_Records for processing_
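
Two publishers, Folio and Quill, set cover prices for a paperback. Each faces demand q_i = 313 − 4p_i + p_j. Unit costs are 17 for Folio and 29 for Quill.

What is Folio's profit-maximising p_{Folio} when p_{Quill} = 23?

50.5

Folio's profit: π = (p_{Folio} − 17)(313 − 4p_{Folio} + p_{Quill}).
∂π/∂p_{Folio} = 381 − 8p_{Folio} + p_{Quill} = 0 ⇒ p_{Folio} = 47.625 + 0.125p_{Quill}.
At p_{Quill} = 23: p_{Folio} = 47.625 + 0.125·23 = 50.5.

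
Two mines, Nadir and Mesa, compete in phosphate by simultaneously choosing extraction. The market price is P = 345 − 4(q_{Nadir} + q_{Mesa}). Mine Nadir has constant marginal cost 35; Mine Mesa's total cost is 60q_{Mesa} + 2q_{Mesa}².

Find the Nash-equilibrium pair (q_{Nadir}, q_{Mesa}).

32.25, 13

Mine Nadir's profit: π = q_{Nadir}(345 − 4(q_{Nadir} + q_{Mesa})) − 35q_{Nadir}.
∂π/∂q_{Nadir} = 310 − 8q_{Nadir} − 4q_{Mesa} = 0, so q_{Nadir} = 38.75 − 0.5q_{Mesa}.
For Mesa: ∂π/∂q_{Mesa} = 285 − 12q_{Mesa} − 4q_{Nadir} = 0 ⇒ q_{Mesa} = 23.75 − (1/3)q_{Nadir}.
Solving the two reaction functions simultaneously: (1 − (−0.5)(−1/3))q_{Nadir} = 38.75 − 0.5·23.75, so (5/6)q_{Nadir} = 26.875 and q_{Nadir} = 32.25.
Then q_{Mesa} = 23.75 − (1/3)·32.25 = 13.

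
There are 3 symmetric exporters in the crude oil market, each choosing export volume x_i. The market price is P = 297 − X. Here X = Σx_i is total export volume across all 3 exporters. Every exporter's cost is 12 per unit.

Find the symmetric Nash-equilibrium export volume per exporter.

A representative exporter's profit is π_i = x_i(297 − X) − 12x_i, with X = x_i + Σ_{j≠i} x_j.
First-order condition: 285 − 2x_i − Σ_{j≠i} x_j = 0.
Imposing symmetry (x_j = x for all j) turns Σ_{j≠i} x_j into 2x, so 285 = 4x and x = 71.25.

71.25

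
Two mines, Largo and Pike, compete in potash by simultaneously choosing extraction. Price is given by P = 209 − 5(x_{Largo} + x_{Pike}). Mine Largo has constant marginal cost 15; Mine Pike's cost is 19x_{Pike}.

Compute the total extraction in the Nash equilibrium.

Mine Largo's profit: π = x_{Largo}(209 − 5(x_{Largo} + x_{Pike})) − 15x_{Largo}.
∂π/∂x_{Largo} = 194 − 10x_{Largo} − 5x_{Pike} = 0, so x_{Largo} = 19.4 − 0.5x_{Pike}.
By the same steps for Pike: x_{Pike} = 19 − 0.5x_{Largo}.
Solving the two reaction functions simultaneously: (1 − (−0.5)(−0.5))x_{Largo} = 19.4 − 0.5·19, so 0.75x_{Largo} = 9.9 and x_{Largo} = 13.2.
Then x_{Pike} = 19 − 0.5·13.2 = 12.4.
Total extraction: 13.2 + 12.4 = 25.6.

25.6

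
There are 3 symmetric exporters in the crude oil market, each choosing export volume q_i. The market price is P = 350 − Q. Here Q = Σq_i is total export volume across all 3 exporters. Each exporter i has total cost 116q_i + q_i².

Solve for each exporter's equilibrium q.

A representative exporter's profit is π_i = q_i(350 − Q) − 116q_i − q_i², with Q = q_i + Σ_{j≠i} q_j.
First-order condition: 234 − 4q_i − Σ_{j≠i} q_j = 0.
In a symmetric equilibrium every exporter chooses the same q, so Σ_{j≠i} q_j = 2q. The condition becomes 234 − 6q = 0, giving q = 234/6 = 39.

39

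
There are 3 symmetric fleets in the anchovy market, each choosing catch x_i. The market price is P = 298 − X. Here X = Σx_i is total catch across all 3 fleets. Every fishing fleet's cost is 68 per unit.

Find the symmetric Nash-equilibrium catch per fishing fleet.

A representative fishing fleet's profit is π_i = x_i(298 − X) − 68x_i, with X = x_i + Σ_{j≠i} x_j.
First-order condition: 230 − 2x_i − Σ_{j≠i} x_j = 0.
With identical fishing fleets, set every x_j = x: then 230 − 2x − 2x = 0, i.e. x = 230/4 = 57.5.

57.5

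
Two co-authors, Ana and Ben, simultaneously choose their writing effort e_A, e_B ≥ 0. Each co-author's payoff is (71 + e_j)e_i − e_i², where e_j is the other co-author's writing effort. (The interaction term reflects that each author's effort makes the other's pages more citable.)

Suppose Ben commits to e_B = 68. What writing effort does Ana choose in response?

69.5

Ana's payoff is (71 + e_B)e_A − e_A².
∂π/∂e_A = 71 + e_B − 2e_A = 0, so e_A = 35.5 + 0.5e_B.
At e_B = 68: e_A = 35.5 + 0.5·68 = 69.5.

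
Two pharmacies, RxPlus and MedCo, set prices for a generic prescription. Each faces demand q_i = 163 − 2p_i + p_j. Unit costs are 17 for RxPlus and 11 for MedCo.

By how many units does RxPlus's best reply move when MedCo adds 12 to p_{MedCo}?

3

RxPlus's profit: π = (p_{RxPlus} − 17)(163 − 2p_{RxPlus} + p_{MedCo}).
∂π/∂p_{RxPlus} = 197 − 4p_{RxPlus} + p_{MedCo} = 0 ⇒ p_{RxPlus} = 49.25 + 0.25p_{MedCo}.
The reaction-function slope is 0.25, so a 12-unit rise in p_{MedCo} moves p_{RxPlus} by 0.25 × 12 = 3. RxPlus's best response rises — the actions are strategic complements.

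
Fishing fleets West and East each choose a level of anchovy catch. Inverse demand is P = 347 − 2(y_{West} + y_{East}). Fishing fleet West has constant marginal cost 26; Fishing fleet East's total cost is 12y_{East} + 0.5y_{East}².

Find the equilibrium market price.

Fishing fleet West's profit: π = y_{West}(347 − 2(y_{West} + y_{East})) − 26y_{West}.
∂π/∂y_{West} = 321 − 4y_{West} − 2y_{East} = 0, so y_{West} = 80.25 − 0.5y_{East}.
For East: ∂π/∂y_{East} = 335 − 5y_{East} − 2y_{West} = 0 ⇒ y_{East} = 67 − 0.4y_{West}.
Plugging y_{East} into West's best response: y_{West} = 80.25 − 0.5(67 − 0.4y_{West}) ⇒ 0.8y_{West} = 46.75, so y_{West} = 58.4375.
Then y_{East} = 67 − 0.4·58.4375 = 43.625.
Equilibrium price: P = 347 − 2·102.0625 = 142.875.

142.875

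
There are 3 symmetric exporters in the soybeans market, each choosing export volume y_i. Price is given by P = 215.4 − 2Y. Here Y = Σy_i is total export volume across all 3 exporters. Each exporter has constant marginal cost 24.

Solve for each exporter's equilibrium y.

A representative exporter's profit is π_i = y_i(215.4 − 2Y) − 24y_i, with Y = y_i + Σ_{j≠i} y_j.
First-order condition: 191.4 − 4y_i − 2Σ_{j≠i} y_j = 0.
Imposing symmetry (y_j = y for all j) turns Σ_{j≠i} y_j into 2y, so 191.4 = 8y and y = 23.925.

23.925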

_Assigned task_
All lines of the entries containing the string "given" must be shown in full.

_Solution_
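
Two mines, Largo and Pike, compete in potash by simultaneously choosing extraction. Price is given by P = 209 − 5(x_{Largo} + x_{Pike}). Mine Largo has constant marginal cost 15; Mine Pike's cost is 19x_{Pike}.
There are 3 symmetric exporters in the soybeans market, each choosing export volume y_i. Price is given by P = 215.4 − 2Y. Here Y = Σy_i is total export volume across all 3 exporters. Each exporter has constant marginal cost 24.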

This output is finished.